- _WORK INSTRUCTION_
Transcribe each entry. Change nothing.

★ ★ ★ ★ ★

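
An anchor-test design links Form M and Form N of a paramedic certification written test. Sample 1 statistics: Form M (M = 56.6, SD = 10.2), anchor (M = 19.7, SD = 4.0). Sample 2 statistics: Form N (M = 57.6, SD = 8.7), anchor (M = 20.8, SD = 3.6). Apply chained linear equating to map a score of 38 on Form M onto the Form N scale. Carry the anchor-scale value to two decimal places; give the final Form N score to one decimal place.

37.3

Form M → anchor (Sample 1): v = (4.0/10.2)(38 − 56.6) + 19.7 = 12.41
anchor → Form N (Sample 2): y = (8.7/3.6)(12.41 − 20.8) + 57.6 = 37.3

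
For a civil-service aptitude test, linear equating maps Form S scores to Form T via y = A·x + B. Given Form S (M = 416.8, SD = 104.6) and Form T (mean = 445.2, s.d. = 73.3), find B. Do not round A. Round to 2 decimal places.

153.12

A = SD_Y / SD_X = 73.3 / 104.6 = 0.700765
B = M_Y − A·M_X = 445.2 − 0.700765 × 416.8 = 153.12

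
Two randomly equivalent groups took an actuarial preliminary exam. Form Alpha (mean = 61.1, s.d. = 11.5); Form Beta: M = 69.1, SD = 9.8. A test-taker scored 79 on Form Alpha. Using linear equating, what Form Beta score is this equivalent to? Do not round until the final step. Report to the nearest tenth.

Linear equating: y = (SD_Y/SD_X)(x − M_X) + M_Y
y = (9.8/11.5)(79 − 61.1) + 69.1
y = 0.852174 × 17.9 + 69.1 = 15.2539 + 69.1 = 84.4

84.4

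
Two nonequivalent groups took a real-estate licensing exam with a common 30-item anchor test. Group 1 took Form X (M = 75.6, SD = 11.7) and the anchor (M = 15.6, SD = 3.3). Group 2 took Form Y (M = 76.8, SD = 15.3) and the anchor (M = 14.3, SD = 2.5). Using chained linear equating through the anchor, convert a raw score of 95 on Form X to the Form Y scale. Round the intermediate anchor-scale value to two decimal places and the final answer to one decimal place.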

★ ★ ★ ★ ★

- _RESULT BELOW_
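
An anchor-test design links Form M and Form N of a paramedic certification written test. Sample 1 statistics: Form M (M = 56.6, SD = 10.2), anchor (M = 19.7, SD = 4.0). Sample 2 statistics: Form N (M = 57.6, SD = 8.7), anchor (M = 20.8, SD = 3.6). Apply chained linear equating to map a score of 38 on Form M onto the Form N scale. Carry the anchor-scale value to two decimal places; give the final Form N score to one decimal place.

37.3

Form M → anchor (Sample 1): v = (4.0/10.2)(38 − 56.6) + 19.7 = 12.41
anchor → Form N (Sample 2): y = (8.7/3.6)(12.41 − 20.8) + 57.6 = 37.3

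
For a civil-service aptitude test, linear equating maps Form S scores to Form T via y = A·x + B. Given Form S (M = 416.8, SD = 104.6) and Form T (mean = 445.2, s.d. = 73.3), find B. Do not round A. Round to 2 decimal places.

153.12

A = SD_Y / SD_X = 73.3 / 104.6 = 0.700765
B = M_Y − A·M_X = 445.2 − 0.700765 × 416.8 = 153.12

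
Two randomly equivalent groups took an actuarial preliminary exam. Form Alpha (mean = 61.1, s.d. = 11.5); Form Beta: M = 69.1, SD = 9.8. A test-taker scored 79 on Form Alpha. Using linear equating, what Form Beta score is this equivalent to? Do not round until the final step. Report to the nearest tenth.

Linear equating: y = (SD_Y/SD_X)(x − M_X) + M_Y
y = (9.8/11.5)(79 − 61.1) + 69.1
y = 0.852174 × 17.9 + 69.1 = 15.2539 + 69.1 = 84.4

84.4

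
Two nonequivalent groups took a real-estate licensing exam with a common 30-item anchor test. Group 1 took Form X (M = 75.6, SD = 11.7) and the anchor (M = 15.6, SD = 3.3). Group 2 took Form Y (M = 76.8, SD = 15.3) and the anchor (M = 14.3, SD = 2.5). Using chained linear equating through the anchor, convert a raw score of 95 on Form X to the Form Y scale. Round the intermediate anchor-scale value to two decimal places and the final answer to one decimal place.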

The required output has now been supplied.